Saved data entries
=-=-=-=-=
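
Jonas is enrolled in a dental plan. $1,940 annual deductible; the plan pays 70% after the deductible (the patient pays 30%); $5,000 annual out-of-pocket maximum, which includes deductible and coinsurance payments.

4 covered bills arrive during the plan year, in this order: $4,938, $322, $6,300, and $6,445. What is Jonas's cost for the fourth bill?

Bill 1, $4,938: $1,940 finishes the deductible; $2,998 goes to coinsurance; coinsurance $2,998 × 30% = $899.40. Cost to patient: $2,839.40. OOP to date $2,839.40.
Bill 2, $322: deductible met; 30% of $322 = $96.60. Patient owes $96.60 (running OOP $2,936).
Bill 3, $6,300: deductible already satisfied, so patient's share is 30% × $6,300 = $1,890. Patient pays $1,890; OOP now $4,826.
Bill 4, $6,445: deductible met; 30% of $6,445 = $1,933.50. OOP would hit $6,759.50 > $5,000, so the cap limits the patient to $5,000 − $4,826 = $174.

$174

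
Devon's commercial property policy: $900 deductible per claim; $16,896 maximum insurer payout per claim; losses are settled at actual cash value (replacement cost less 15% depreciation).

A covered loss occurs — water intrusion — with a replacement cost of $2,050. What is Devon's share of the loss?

At 15% depreciation, ACV = $2,050 − $307.50 = $1,742.50.
Less the $900 deductible: $1,742.50 − $900 = $842.50.
That's under the $16,896 cap, so the insurer reimburses the full $842.50.
Out of pocket: $2,050 − $842.50 = $1,207.50.

$1,207.50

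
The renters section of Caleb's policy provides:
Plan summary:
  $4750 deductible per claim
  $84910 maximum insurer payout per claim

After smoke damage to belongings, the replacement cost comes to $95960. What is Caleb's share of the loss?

After the deductible, $95960 − $4750 = $91210 remains.
Since $91210 > $84910, the payout is capped at $84910.
Tenant's share is the uncovered remainder: $95960 − $84910 = $11050.

$11050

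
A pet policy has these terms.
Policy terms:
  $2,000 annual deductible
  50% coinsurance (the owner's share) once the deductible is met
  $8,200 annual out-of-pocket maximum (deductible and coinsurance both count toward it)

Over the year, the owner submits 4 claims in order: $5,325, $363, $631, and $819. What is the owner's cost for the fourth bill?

#1 ($5,325): deductible takes $2,000, $3,325 remains; coinsurance $3,325 × 50% = $1,662.50. Owner pays $3,662.50; OOP now $3,662.50.
#2 ($363): deductible met; 50% of $363 = $181.50. Cost to owner: $181.50. OOP to date $3,844.
#3 ($631): deductible already satisfied, so owner's share is 50% × $631 = $315.50. Owner pays $315.50; OOP now $4,159.50.
#4 ($819): 50% coinsurance on $819 = $409.50. Cost to owner: $409.50. OOP to date $4,569.

$409.50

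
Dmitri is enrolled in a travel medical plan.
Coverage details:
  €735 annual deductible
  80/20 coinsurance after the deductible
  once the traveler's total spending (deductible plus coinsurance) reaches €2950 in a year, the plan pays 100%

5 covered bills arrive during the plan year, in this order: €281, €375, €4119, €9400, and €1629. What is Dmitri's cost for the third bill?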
=-=-=-=-=
• REQUIRED ACTION: Write out the data once more, word for word.

• ANSWER BELOW:
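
Jonas is enrolled in a dental plan. $1,940 annual deductible; the plan pays 70% after the deductible (the patient pays 30%); $5,000 annual out-of-pocket maximum, which includes deductible and coinsurance payments.

4 covered bills arrive during the plan year, in this order: $4,938, $322, $6,300, and $6,445. What is Jonas's cost for the fourth bill?

Bill 1, $4,938: $1,940 finishes the deductible; $2,998 goes to coinsurance; coinsurance $2,998 × 30% = $899.40. Cost to patient: $2,839.40. OOP to date $2,839.40.
Bill 2, $322: deductible met; 30% of $322 = $96.60. Patient owes $96.60 (running OOP $2,936).
Bill 3, $6,300: deductible already satisfied, so patient's share is 30% × $6,300 = $1,890. Patient pays $1,890; OOP now $4,826.
Bill 4, $6,445: deductible met; 30% of $6,445 = $1,933.50. OOP would hit $6,759.50 > $5,000, so the cap limits the patient to $5,000 − $4,826 = $174.

$174

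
Devon's commercial property policy: $900 deductible per claim; $16,896 maximum insurer payout per claim; losses are settled at actual cash value (replacement cost less 15% depreciation).

A covered loss occurs — water intrusion — with a replacement cost of $2,050. What is Devon's share of the loss?

At 15% depreciation, ACV = $2,050 − $307.50 = $1,742.50.
Less the $900 deductible: $1,742.50 − $900 = $842.50.
That's under the $16,896 cap, so the insurer reimburses the full $842.50.
Out of pocket: $2,050 − $842.50 = $1,207.50.

$1,207.50

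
The renters section of Caleb's policy provides:
Plan summary:
  $4750 deductible per claim
  $84910 maximum insurer payout per claim

After smoke damage to belongings, the replacement cost comes to $95960. What is Caleb's share of the loss?

After the deductible, $95960 − $4750 = $91210 remains.
Since $91210 > $84910, the payout is capped at $84910.
Tenant's share is the uncovered remainder: $95960 − $84910 = $11050.

$11050

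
A pet policy has these terms.
Policy terms:
  $2,000 annual deductible
  50% coinsurance (the owner's share) once the deductible is met
  $8,200 annual out-of-pocket maximum (deductible and coinsurance both count toward it)

Over the year, the owner submits 4 claims in order: $5,325, $363, $631, and $819. What is the owner's cost for the fourth bill?

#1 ($5,325): deductible takes $2,000, $3,325 remains; coinsurance $3,325 × 50% = $1,662.50. Owner pays $3,662.50; OOP now $3,662.50.
#2 ($363): deductible met; 50% of $363 = $181.50. Cost to owner: $181.50. OOP to date $3,844.
#3 ($631): deductible already satisfied, so owner's share is 50% × $631 = $315.50. Owner pays $315.50; OOP now $4,159.50.
#4 ($819): 50% coinsurance on $819 = $409.50. Cost to owner: $409.50. OOP to date $4,569.

$409.50

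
Dmitri is enrolled in a travel medical plan.
Coverage details:
  €735 annual deductible
  80/20 coinsurance after the deductible
  once the traveler's total spending (deductible plus coinsurance) reaches €2950 in a year, the plan pays 100%

5 covered bills arrive during the plan year, in this order: €281, €375, €4119, €9400, and €1629. What is Dmitri's cost for the third bill?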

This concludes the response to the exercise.